== WORK REQUIRED ==
Among the records below, find the line that has "4 → 5 (capacity: 12)"; from there, give the lines again exactly, and stop after the line that has "8 → 9 (capacity: 9)".

== GIVEN DATA ==
------------------------------------

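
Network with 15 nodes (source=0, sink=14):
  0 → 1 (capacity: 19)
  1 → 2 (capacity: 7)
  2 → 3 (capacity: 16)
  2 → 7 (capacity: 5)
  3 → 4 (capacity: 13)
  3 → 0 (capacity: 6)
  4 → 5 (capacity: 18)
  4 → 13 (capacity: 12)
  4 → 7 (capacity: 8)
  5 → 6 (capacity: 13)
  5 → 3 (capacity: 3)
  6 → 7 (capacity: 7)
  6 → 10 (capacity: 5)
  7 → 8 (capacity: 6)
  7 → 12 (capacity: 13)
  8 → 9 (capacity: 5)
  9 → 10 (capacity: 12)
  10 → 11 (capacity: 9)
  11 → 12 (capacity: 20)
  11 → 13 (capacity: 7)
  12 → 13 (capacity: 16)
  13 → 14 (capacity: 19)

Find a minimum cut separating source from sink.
Min cut value = 7, edges: (1,2)

Min cut value: 7
Partition: S = [0, 1], T = [2, 3, 4, 5, 6, 7, 8, 9, 10, 11, 12, 13, 14]
Cut edges: (1,2)

By max-flow min-cut theorem, max flow = min cut = 7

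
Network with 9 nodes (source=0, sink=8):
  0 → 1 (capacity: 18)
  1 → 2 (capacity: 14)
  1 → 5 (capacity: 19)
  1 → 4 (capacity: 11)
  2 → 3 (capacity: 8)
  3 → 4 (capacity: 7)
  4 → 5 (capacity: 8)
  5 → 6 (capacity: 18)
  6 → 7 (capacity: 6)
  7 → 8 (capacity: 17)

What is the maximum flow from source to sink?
Maximum flow = 6

Max flow: 6

Flow assignment:
  0 → 1: 6/18
  1 → 5: 6/19
  5 → 6: 6/18
  6 → 7: 6/6
  7 → 8: 6/17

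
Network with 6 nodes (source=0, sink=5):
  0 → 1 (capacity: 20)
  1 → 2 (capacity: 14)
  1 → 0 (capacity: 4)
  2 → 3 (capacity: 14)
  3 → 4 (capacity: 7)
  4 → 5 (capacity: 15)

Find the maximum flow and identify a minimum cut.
Max flow = 7, Min cut edges: (3,4)

Maximum flow: 7
Minimum cut: (3,4)
Partition: S = [0, 1, 2, 3], T = [4, 5]

Max-flow min-cut theorem verified: both equal 7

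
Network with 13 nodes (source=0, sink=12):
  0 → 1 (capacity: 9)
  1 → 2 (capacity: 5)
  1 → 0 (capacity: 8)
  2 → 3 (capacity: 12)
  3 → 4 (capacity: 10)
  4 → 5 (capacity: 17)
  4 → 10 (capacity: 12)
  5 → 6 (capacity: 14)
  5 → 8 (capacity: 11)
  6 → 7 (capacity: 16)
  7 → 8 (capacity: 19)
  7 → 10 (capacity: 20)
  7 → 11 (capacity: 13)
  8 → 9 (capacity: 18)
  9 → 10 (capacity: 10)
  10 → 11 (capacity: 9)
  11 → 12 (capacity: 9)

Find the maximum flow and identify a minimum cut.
Max flow = 5, Min cut edges: (1,2)

Maximum flow: 5
Minimum cut: (1,2)
Partition: S = [0, 1], T = [2, 3, 4, 5, 6, 7, 8, 9, 10, 11, 12]

Max-flow min-cut theorem verified: both equal 5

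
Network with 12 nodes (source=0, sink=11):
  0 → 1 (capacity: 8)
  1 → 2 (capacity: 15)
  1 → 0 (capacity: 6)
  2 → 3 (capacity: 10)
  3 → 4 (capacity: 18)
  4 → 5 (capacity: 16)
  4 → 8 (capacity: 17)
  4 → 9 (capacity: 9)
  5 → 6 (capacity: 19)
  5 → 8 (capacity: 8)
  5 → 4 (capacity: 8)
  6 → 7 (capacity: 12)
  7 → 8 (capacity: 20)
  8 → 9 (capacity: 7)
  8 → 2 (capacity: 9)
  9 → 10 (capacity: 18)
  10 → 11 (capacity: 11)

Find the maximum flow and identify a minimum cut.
Max flow = 8, Min cut edges: (0,1)

Maximum flow: 8
Minimum cut: (0,1)
Partition: S = [0], T = [1, 2, 3, 4, 5, 6, 7, 8, 9, 10, 11]

Max-flow min-cut theorem verified: both equal 8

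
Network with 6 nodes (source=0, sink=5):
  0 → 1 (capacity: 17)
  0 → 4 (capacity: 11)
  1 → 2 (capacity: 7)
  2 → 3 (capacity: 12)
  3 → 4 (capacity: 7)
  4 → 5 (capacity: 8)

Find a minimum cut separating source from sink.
Min cut value = 8, edges: (4,5)

Min cut value: 8
Partition: S = [0, 1, 2, 3, 4], T = [5]
Cut edges: (4,5)

By max-flow min-cut theorem, max flow = min cut = 8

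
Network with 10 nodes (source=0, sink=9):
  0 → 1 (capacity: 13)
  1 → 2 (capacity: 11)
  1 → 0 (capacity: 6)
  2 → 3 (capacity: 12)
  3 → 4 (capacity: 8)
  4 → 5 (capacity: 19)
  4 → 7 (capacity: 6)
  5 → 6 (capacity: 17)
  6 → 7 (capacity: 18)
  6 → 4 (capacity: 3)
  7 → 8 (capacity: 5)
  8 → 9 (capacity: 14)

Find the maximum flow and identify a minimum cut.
Max flow = 5, Min cut edges: (7,8)

Maximum flow: 5
Minimum cut: (7,8)
Partition: S = [0, 1, 2, 3, 4, 5, 6, 7], T = [8, 9]

Max-flow min-cut theorem verified: both equal 5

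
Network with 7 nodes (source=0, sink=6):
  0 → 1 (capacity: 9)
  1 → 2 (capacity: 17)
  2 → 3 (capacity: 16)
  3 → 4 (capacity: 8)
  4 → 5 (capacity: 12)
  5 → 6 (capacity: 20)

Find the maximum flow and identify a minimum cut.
Max flow = 8, Min cut edges: (3,4)

Maximum flow: 8
Minimum cut: (3,4)
Partition: S = [0, 1, 2, 3], T = [4, 5, 6]

Max-flow min-cut theorem verified: both equal 8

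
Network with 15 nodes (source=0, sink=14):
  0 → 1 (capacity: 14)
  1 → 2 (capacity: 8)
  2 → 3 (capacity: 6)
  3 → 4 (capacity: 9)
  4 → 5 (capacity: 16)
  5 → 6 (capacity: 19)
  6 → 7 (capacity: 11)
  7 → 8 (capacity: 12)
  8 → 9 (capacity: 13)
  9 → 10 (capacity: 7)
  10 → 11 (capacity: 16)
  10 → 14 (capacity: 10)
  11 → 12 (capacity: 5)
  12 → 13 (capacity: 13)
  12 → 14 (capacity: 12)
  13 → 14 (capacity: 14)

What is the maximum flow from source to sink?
Maximum flow = 6

Max flow: 6

Flow assignment:
  0 → 1: 6/14
  1 → 2: 6/8
  2 → 3: 6/6
  3 → 4: 6/9
  4 → 5: 6/16
  5 → 6: 6/19
  6 → 7: 6/11
  7 → 8: 6/12
  8 → 9: 6/13
  9 → 10: 6/7
  10 → 14: 6/10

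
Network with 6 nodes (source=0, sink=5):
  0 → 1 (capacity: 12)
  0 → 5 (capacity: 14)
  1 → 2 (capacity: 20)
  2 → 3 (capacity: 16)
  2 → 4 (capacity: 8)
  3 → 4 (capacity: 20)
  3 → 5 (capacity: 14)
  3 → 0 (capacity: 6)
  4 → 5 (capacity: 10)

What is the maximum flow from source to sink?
Maximum flow = 26

Max flow: 26

Flow assignment:
  0 → 1: 12/12
  0 → 5: 14/14
  1 → 2: 12/20
  2 → 3: 12/16
  3 → 5: 12/14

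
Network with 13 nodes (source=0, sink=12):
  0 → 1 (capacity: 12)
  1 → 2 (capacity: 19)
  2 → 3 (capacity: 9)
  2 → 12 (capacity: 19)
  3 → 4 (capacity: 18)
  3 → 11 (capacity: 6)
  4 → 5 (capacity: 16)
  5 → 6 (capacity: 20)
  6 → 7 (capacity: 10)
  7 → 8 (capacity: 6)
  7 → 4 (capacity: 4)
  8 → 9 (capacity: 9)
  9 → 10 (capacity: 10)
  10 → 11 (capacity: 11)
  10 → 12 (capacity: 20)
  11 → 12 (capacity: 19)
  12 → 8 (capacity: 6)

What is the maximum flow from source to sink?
Maximum flow = 12

Max flow: 12

Flow assignment:
  0 → 1: 12/12
  1 → 2: 12/19
  2 → 12: 12/19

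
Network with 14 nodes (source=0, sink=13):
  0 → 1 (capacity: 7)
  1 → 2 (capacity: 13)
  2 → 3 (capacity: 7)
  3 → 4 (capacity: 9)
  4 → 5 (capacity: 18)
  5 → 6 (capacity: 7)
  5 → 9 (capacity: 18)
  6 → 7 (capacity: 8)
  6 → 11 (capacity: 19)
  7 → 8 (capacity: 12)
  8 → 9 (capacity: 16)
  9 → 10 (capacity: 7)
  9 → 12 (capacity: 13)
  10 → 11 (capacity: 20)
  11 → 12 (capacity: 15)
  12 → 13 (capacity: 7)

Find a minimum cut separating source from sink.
Min cut value = 7, edges: (12,13)

Min cut value: 7
Partition: S = [0, 1, 2, 3, 4, 5, 6, 7, 8, 9, 10, 11, 12], T = [13]
Cut edges: (12,13)

By max-flow min-cut theorem, max flow = min cut = 7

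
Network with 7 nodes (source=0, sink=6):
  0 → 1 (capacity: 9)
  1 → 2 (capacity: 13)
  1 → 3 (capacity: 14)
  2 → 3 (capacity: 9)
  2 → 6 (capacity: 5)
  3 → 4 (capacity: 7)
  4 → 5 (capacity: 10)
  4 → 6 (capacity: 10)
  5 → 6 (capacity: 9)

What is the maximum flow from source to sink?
Maximum flow = 9

Max flow: 9

Flow assignment:
  0 → 1: 9/9
  1 → 2: 5/13
  1 → 3: 4/14
  2 → 6: 5/5
  3 → 4: 4/7
  4 → 6: 4/10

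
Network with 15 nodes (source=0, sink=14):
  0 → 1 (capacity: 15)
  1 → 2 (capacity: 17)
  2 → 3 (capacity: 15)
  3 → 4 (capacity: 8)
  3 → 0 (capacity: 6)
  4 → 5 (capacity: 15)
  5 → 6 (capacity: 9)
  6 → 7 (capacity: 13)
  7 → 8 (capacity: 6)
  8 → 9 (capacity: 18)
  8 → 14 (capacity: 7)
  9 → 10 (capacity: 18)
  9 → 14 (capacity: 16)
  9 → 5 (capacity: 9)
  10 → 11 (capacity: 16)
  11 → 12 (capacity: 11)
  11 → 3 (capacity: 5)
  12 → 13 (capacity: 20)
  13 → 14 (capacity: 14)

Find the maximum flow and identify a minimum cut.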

------------------------------------

== ANSWER SECTION ==
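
  4 → 5 (capacity: 12)
  5 → 6 (capacity: 20)

Find the maximum flow and identify a minimum cut.
Max flow = 8, Min cut edges: (3,4)

Maximum flow: 8
Minimum cut: (3,4)
Partition: S = [0, 1, 2, 3], T = [4, 5, 6]

Max-flow min-cut theorem verified: both equal 8

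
Network with 15 nodes (source=0, sink=14):
  0 → 1 (capacity: 14)
  1 → 2 (capacity: 8)
  2 → 3 (capacity: 6)
  3 → 4 (capacity: 9)
  4 → 5 (capacity: 16)
  5 → 6 (capacity: 19)
  6 → 7 (capacity: 11)
  7 → 8 (capacity: 12)
  8 → 9 (capacity: 13)
  9 → 10 (capacity: 7)
  10 → 11 (capacity: 16)
  10 → 14 (capacity: 10)
  11 → 12 (capacity: 5)
  12 → 13 (capacity: 13)
  12 → 14 (capacity: 12)
  13 → 14 (capacity: 14)

What is the maximum flow from source to sink?
Maximum flow = 6

Max flow: 6

Flow assignment:
  0 → 1: 6/14
  1 → 2: 6/8
  2 → 3: 6/6
  3 → 4: 6/9
  4 → 5: 6/16
  5 → 6: 6/19
  6 → 7: 6/11
  7 → 8: 6/12
  8 → 9: 6/13
  9 → 10: 6/7
  10 → 14: 6/10

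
Network with 6 nodes (source=0, sink=5):
  0 → 1 (capacity: 12)
  0 → 5 (capacity: 14)
  1 → 2 (capacity: 20)
  2 → 3 (capacity: 16)
  2 → 4 (capacity: 8)
  3 → 4 (capacity: 20)
  3 → 5 (capacity: 14)
  3 → 0 (capacity: 6)
  4 → 5 (capacity: 10)

What is the maximum flow from source to sink?
Maximum flow = 26

Max flow: 26

Flow assignment:
  0 → 1: 12/12
  0 → 5: 14/14
  1 → 2: 12/20
  2 → 3: 12/16
  3 → 5: 12/14

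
Network with 13 nodes (source=0, sink=12):
  0 → 1 (capacity: 12)
  1 → 2 (capacity: 19)
  2 → 3 (capacity: 9)
  2 → 12 (capacity: 19)
  3 → 4 (capacity: 18)
  3 → 11 (capacity: 6)
  4 → 5 (capacity: 16)
  5 → 6 (capacity: 20)
  6 → 7 (capacity: 10)
  7 → 8 (capacity: 6)
  7 → 4 (capacity: 4)
  8 → 9 (capacity: 9)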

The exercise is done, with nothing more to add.